## [EXERCISE]
Copy the records below in full, changing no character.

____

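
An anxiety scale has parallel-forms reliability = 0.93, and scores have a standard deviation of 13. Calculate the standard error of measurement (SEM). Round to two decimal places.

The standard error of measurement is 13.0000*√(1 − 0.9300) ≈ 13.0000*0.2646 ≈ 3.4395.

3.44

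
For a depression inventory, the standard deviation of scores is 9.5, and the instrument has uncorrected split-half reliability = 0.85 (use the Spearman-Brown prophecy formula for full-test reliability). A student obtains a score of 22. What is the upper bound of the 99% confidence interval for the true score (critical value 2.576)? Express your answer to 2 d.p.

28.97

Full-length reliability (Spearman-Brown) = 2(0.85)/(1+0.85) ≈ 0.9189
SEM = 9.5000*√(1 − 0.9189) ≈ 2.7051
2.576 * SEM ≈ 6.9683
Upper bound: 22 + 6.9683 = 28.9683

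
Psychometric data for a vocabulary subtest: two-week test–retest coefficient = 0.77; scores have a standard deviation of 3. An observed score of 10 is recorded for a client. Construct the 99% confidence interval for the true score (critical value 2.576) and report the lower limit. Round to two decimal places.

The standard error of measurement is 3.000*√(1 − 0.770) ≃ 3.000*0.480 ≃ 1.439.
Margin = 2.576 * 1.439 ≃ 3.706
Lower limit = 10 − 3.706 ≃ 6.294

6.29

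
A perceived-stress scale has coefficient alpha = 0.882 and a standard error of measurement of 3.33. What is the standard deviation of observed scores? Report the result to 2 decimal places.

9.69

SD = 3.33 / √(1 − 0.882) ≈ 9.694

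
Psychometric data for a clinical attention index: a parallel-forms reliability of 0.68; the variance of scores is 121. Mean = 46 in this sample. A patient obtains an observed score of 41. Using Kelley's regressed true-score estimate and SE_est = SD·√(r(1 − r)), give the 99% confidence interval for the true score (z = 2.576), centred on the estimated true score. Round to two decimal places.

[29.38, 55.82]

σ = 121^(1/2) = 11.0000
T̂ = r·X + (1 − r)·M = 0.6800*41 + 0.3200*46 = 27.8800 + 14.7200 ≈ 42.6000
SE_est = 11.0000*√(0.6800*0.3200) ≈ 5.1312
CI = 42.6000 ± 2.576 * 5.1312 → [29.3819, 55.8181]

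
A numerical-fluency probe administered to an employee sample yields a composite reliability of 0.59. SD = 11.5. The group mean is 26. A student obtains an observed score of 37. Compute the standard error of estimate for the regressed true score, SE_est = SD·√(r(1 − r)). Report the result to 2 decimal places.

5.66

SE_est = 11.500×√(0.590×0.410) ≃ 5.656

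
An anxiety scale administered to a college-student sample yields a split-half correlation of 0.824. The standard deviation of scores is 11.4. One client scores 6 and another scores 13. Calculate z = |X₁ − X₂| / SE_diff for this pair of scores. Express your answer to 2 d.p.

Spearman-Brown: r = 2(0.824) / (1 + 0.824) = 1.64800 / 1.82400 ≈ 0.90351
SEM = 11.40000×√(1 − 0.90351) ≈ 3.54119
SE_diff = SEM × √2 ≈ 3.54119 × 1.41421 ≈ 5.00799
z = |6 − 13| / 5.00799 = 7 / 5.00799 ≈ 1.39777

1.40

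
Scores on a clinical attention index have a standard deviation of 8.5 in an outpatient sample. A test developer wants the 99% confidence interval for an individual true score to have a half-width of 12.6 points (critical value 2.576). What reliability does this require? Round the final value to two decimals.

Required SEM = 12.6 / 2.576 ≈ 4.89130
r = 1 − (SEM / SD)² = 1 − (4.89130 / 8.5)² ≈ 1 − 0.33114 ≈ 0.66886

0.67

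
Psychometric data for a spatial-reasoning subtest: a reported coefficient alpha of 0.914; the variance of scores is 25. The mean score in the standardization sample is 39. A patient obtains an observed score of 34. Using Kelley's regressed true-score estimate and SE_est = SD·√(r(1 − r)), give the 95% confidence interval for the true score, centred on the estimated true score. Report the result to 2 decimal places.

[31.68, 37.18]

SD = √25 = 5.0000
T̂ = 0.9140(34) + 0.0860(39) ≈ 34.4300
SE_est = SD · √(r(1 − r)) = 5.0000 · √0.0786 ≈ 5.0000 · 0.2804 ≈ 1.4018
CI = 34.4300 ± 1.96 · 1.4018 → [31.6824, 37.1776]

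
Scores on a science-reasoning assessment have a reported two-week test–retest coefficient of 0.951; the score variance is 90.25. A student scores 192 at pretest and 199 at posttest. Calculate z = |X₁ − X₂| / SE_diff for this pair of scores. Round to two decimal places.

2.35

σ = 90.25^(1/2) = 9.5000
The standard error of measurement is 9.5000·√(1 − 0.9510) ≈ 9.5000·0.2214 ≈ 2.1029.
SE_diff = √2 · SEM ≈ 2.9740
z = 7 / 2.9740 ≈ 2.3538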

____

## [EXERCISE SOLUTION]
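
An anxiety scale has parallel-forms reliability = 0.93, and scores have a standard deviation of 13. Calculate the standard error of measurement (SEM). Round to two decimal places.

The standard error of measurement is 13.0000*√(1 − 0.9300) ≈ 13.0000*0.2646 ≈ 3.4395.

3.44

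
For a depression inventory, the standard deviation of scores is 9.5, and the instrument has uncorrected split-half reliability = 0.85 (use the Spearman-Brown prophecy formula for full-test reliability). A student obtains a score of 22. What is the upper bound of the 99% confidence interval for the true score (critical value 2.576)? Express your answer to 2 d.p.

28.97

Full-length reliability (Spearman-Brown) = 2(0.85)/(1+0.85) ≈ 0.9189
SEM = 9.5000*√(1 − 0.9189) ≈ 2.7051
2.576 * SEM ≈ 6.9683
Upper bound: 22 + 6.9683 = 28.9683

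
Psychometric data for a vocabulary subtest: two-week test–retest coefficient = 0.77; scores have a standard deviation of 3. An observed score of 10 is recorded for a client. Construct the 99% confidence interval for the true score (critical value 2.576) and report the lower limit. Round to two decimal places.

The standard error of measurement is 3.000*√(1 − 0.770) ≃ 3.000*0.480 ≃ 1.439.
Margin = 2.576 * 1.439 ≃ 3.706
Lower limit = 10 − 3.706 ≃ 6.294

6.29

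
A perceived-stress scale has coefficient alpha = 0.882 and a standard error of measurement of 3.33. What is the standard deviation of observed scores? Report the result to 2 decimal places.

9.69

SD = 3.33 / √(1 − 0.882) ≈ 9.694

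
Psychometric data for a clinical attention index: a parallel-forms reliability of 0.68; the variance of scores is 121. Mean = 46 in this sample. A patient obtains an observed score of 41. Using Kelley's regressed true-score estimate and SE_est = SD·√(r(1 − r)), give the 99% confidence interval for the true score (z = 2.576), centred on the estimated true score. Round to two decimal places.

[29.38, 55.82]

σ = 121^(1/2) = 11.0000
T̂ = r·X + (1 − r)·M = 0.6800*41 + 0.3200*46 = 27.8800 + 14.7200 ≈ 42.6000
SE_est = 11.0000*√(0.6800*0.3200) ≈ 5.1312
CI = 42.6000 ± 2.576 * 5.1312 → [29.3819, 55.8181]

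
A numerical-fluency probe administered to an employee sample yields a composite reliability of 0.59. SD = 11.5. The group mean is 26. A student obtains an observed score of 37. Compute the standard error of estimate for the regressed true score, SE_est = SD·√(r(1 − r)). Report the result to 2 decimal places.

5.66

SE_est = 11.500×√(0.590×0.410) ≃ 5.656

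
An anxiety scale administered to a college-student sample yields a split-half correlation of 0.824. The standard deviation of scores is 11.4. One client scores 6 and another scores 13. Calculate z = |X₁ − X₂| / SE_diff for this pair of scores. Express your answer to 2 d.p.

Spearman-Brown: r = 2(0.824) / (1 + 0.824) = 1.64800 / 1.82400 ≈ 0.90351
SEM = 11.40000×√(1 − 0.90351) ≈ 3.54119
SE_diff = SEM × √2 ≈ 3.54119 × 1.41421 ≈ 5.00799
z = |6 − 13| / 5.00799 = 7 / 5.00799 ≈ 1.39777

1.40

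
Scores on a clinical attention index have a standard deviation of 8.5 in an outpatient sample. A test developer wants the 99% confidence interval for an individual true score to have a half-width of 12.6 points (critical value 2.576). What reliability does this require? Round the final value to two decimals.

Required SEM = 12.6 / 2.576 ≈ 4.89130
r = 1 − (SEM / SD)² = 1 − (4.89130 / 8.5)² ≈ 1 − 0.33114 ≈ 0.66886

0.67

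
Psychometric data for a spatial-reasoning subtest: a reported coefficient alpha of 0.914; the variance of scores is 25. The mean score in the standardization sample is 39. A patient obtains an observed score of 34. Using Kelley's regressed true-score estimate and SE_est = SD·√(r(1 − r)), give the 95% confidence interval for the true score, centred on the estimated true score. Report the result to 2 decimal places.

[31.68, 37.18]

SD = √25 = 5.0000
T̂ = 0.9140(34) + 0.0860(39) ≈ 34.4300
SE_est = SD · √(r(1 − r)) = 5.0000 · √0.0786 ≈ 5.0000 · 0.2804 ≈ 1.4018
CI = 34.4300 ± 1.96 · 1.4018 → [31.6824, 37.1776]

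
Scores on a science-reasoning assessment have a reported two-week test–retest coefficient of 0.951; the score variance is 90.25. A student scores 192 at pretest and 199 at posttest. Calculate z = |X₁ − X₂| / SE_diff for this pair of scores. Round to two decimal places.

2.35

σ = 90.25^(1/2) = 9.5000
The standard error of measurement is 9.5000·√(1 − 0.9510) ≈ 9.5000·0.2214 ≈ 2.1029.
SE_diff = √2 · SEM ≈ 2.9740
z = 7 / 2.9740 ≈ 2.3538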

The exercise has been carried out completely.